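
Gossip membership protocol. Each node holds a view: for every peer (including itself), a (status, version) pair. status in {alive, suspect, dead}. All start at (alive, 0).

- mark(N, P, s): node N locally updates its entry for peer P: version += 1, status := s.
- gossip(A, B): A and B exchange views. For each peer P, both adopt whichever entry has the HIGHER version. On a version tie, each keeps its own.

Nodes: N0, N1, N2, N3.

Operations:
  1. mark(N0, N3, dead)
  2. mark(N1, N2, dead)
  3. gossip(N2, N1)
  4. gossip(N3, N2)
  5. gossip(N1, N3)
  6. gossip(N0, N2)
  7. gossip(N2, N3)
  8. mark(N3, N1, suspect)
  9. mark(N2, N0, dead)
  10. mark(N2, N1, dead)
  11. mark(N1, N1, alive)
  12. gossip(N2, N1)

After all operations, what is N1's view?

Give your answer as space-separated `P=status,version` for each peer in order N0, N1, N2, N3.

Answer: N0=dead,1 N1=alive,1 N2=dead,1 N3=dead,1

Derivation:
Op 1: N0 marks N3=dead -> (dead,v1)
Op 2: N1 marks N2=dead -> (dead,v1)
Op 3: gossip N2<->N1 -> N2.N0=(alive,v0) N2.N1=(alive,v0) N2.N2=(dead,v1) N2.N3=(alive,v0) | N1.N0=(alive,v0) N1.N1=(alive,v0) N1.N2=(dead,v1) N1.N3=(alive,v0)
Op 4: gossip N3<->N2 -> N3.N0=(alive,v0) N3.N1=(alive,v0) N3.N2=(dead,v1) N3.N3=(alive,v0) | N2.N0=(alive,v0) N2.N1=(alive,v0) N2.N2=(dead,v1) N2.N3=(alive,v0)
Op 5: gossip N1<->N3 -> N1.N0=(alive,v0) N1.N1=(alive,v0) N1.N2=(dead,v1) N1.N3=(alive,v0) | N3.N0=(alive,v0) N3.N1=(alive,v0) N3.N2=(dead,v1) N3.N3=(alive,v0)
Op 6: gossip N0<->N2 -> N0.N0=(alive,v0) N0.N1=(alive,v0) N0.N2=(dead,v1) N0.N3=(dead,v1) | N2.N0=(alive,v0) N2.N1=(alive,v0) N2.N2=(dead,v1) N2.N3=(dead,v1)
Op 7: gossip N2<->N3 -> N2.N0=(alive,v0) N2.N1=(alive,v0) N2.N2=(dead,v1) N2.N3=(dead,v1) | N3.N0=(alive,v0) N3.N1=(alive,v0) N3.N2=(dead,v1) N3.N3=(dead,v1)
Op 8: N3 marks N1=suspect -> (suspect,v1)
Op 9: N2 marks N0=dead -> (dead,v1)
Op 10: N2 marks N1=dead -> (dead,v1)
Op 11: N1 marks N1=alive -> (alive,v1)
Op 12: gossip N2<->N1 -> N2.N0=(dead,v1) N2.N1=(dead,v1) N2.N2=(dead,v1) N2.N3=(dead,v1) | N1.N0=(dead,v1) N1.N1=(alive,v1) N1.N2=(dead,v1) N1.N3=(dead,v1)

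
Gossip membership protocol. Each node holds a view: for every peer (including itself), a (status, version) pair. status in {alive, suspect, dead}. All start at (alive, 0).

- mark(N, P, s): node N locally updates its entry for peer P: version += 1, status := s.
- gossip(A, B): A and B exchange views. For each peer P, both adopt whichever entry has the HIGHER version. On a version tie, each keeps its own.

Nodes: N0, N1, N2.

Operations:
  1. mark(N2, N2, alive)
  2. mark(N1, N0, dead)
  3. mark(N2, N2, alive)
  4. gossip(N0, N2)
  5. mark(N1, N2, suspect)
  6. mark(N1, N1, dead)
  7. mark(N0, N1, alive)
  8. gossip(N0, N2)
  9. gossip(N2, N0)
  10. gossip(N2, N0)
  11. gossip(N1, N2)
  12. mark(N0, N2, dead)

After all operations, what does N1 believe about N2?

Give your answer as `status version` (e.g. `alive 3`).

Answer: alive 2

Derivation:
Op 1: N2 marks N2=alive -> (alive,v1)
Op 2: N1 marks N0=dead -> (dead,v1)
Op 3: N2 marks N2=alive -> (alive,v2)
Op 4: gossip N0<->N2 -> N0.N0=(alive,v0) N0.N1=(alive,v0) N0.N2=(alive,v2) | N2.N0=(alive,v0) N2.N1=(alive,v0) N2.N2=(alive,v2)
Op 5: N1 marks N2=suspect -> (suspect,v1)
Op 6: N1 marks N1=dead -> (dead,v1)
Op 7: N0 marks N1=alive -> (alive,v1)
Op 8: gossip N0<->N2 -> N0.N0=(alive,v0) N0.N1=(alive,v1) N0.N2=(alive,v2) | N2.N0=(alive,v0) N2.N1=(alive,v1) N2.N2=(alive,v2)
Op 9: gossip N2<->N0 -> N2.N0=(alive,v0) N2.N1=(alive,v1) N2.N2=(alive,v2) | N0.N0=(alive,v0) N0.N1=(alive,v1) N0.N2=(alive,v2)
Op 10: gossip N2<->N0 -> N2.N0=(alive,v0) N2.N1=(alive,v1) N2.N2=(alive,v2) | N0.N0=(alive,v0) N0.N1=(alive,v1) N0.N2=(alive,v2)
Op 11: gossip N1<->N2 -> N1.N0=(dead,v1) N1.N1=(dead,v1) N1.N2=(alive,v2) | N2.N0=(dead,v1) N2.N1=(alive,v1) N2.N2=(alive,v2)
Op 12: N0 marks N2=dead -> (dead,v3)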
+--
* **EXERCISE INSTRUCTIONS**: Starting at the first line of the records above, please copy each line exactly until you reach the line containing "After all operations, what is N1's view?". Include that line and stop there.

* **SOLUTION TO THE EXERCISE**:
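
Gossip membership protocol. Each node holds a view: for every peer (including itself), a (status, version) pair. status in {alive, suspect, dead}. All start at (alive, 0).

- mark(N, P, s): node N locally updates its entry for peer P: version += 1, status := s.
- gossip(A, B): A and B exchange views. For each peer P, both adopt whichever entry has the HIGHER version. On a version tie, each keeps its own.

Nodes: N0, N1, N2, N3.

Operations:
  1. mark(N0, N3, dead)
  2. mark(N1, N2, dead)
  3. gossip(N2, N1)
  4. gossip(N3, N2)
  5. gossip(N1, N3)
  6. gossip(N0, N2)
  7. gossip(N2, N3)
  8. mark(N3, N1, suspect)
  9. mark(N2, N0, dead)
  10. mark(N2, N1, dead)
  11. mark(N1, N1, alive)
  12. gossip(N2, N1)

After all operations, what is N1's view?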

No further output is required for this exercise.